** INSTRUCTIONS TO FOLLOW **
Go to the line that contains "M1 := not(in0)" and extract it along with every line after it, exactly, through the end of the data below.

──────── PROVIDED RECORDS

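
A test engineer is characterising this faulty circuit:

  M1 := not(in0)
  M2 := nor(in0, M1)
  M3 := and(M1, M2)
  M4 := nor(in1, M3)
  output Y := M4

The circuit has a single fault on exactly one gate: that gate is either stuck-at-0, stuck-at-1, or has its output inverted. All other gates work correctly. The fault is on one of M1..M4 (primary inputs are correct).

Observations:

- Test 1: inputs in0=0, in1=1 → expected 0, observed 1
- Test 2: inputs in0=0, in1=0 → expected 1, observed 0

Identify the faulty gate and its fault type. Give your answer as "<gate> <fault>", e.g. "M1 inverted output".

M4 inverted output

Fault-free values for test 1 (in0=0, in1=1): M1=1, M2=0, M3=0, M4=0, giving Y=0. Observed 1.
Test 1: faults giving observed 1 are {M4 stuck-at-1, M4 inverted output}.
Test 2 (in0=0, in1=0): fault-free M1=1, M2=0, M3=0, M4=1 → 1; observed 0. Eliminates M4 stuck-at-1.
Only M4 inverted output is consistent with every test.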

────────────────

** RESPONSE TO THE TASK **
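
  M1 := not(in0)
  M2 := nor(in0, M1)
  M3 := and(M1, M2)
  M4 := nor(in1, M3)
  output Y := M4

The circuit has a single fault on exactly one gate: that gate is either stuck-at-0, stuck-at-1, or has its output inverted. All other gates work correctly. The fault is on one of M1..M4 (primary inputs are correct).

Observations:

- Test 1: inputs in0=0, in1=1 → expected 0, observed 1
- Test 2: inputs in0=0, in1=0 → expected 1, observed 0

Identify the faulty gate and its fault type. Give your answer as "<gate> <fault>", e.g. "M1 inverted output".

M4 inverted output

Fault-free values for test 1 (in0=0, in1=1): M1=1, M2=0, M3=0, M4=0, giving Y=0. Observed 1.
Test 1: faults giving observed 1 are {M4 stuck-at-1, M4 inverted output}.
Test 2 (in0=0, in1=0): fault-free M1=1, M2=0, M3=0, M4=1 → 1; observed 0. Eliminates M4 stuck-at-1.
Only M4 inverted output is consistent with every test.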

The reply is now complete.